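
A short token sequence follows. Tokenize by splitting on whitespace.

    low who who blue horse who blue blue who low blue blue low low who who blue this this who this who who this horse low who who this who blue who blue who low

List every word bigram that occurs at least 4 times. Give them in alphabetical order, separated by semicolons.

Bigram counts meeting the condition (at least 4 times):
  who blue: 5
  who who: 4

who blue; who who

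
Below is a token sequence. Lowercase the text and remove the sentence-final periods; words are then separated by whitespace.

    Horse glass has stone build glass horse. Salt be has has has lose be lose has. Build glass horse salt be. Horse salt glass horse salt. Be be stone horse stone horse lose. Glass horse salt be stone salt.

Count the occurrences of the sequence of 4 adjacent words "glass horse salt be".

4

Scanning the 36 overlapping 4-gram windows for "glass horse salt be":
  position 6–9: glass horse salt be
  position 18–21: glass horse salt be
  position 24–27: glass horse salt be
  position 34–37: glass horse salt be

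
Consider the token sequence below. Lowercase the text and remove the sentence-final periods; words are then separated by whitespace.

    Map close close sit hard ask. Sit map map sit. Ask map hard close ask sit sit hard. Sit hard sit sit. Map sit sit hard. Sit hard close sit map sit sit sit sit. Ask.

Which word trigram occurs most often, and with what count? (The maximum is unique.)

"sit hard sit", 3 times

Trigram frequencies (highest first):
  sit hard sit: 3
  sit sit hard: 2
  hard sit hard: 2
  sit map sit: 2
  map sit sit: 2
  sit sit sit: 2
  … (21 more, each ≤ 1)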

_ _ _

→ REQUIRED ACTION
Reproduce every line of the listing above in which the string "final" appears.

→ EXERCISE OUTPUT
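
Below is a token sequence. Lowercase the text and remove the sentence-final periods; words are then separated by whitespace.
Consider the token sequence below. Lowercase the text and remove the sentence-final periods; words are then separated by whitespace.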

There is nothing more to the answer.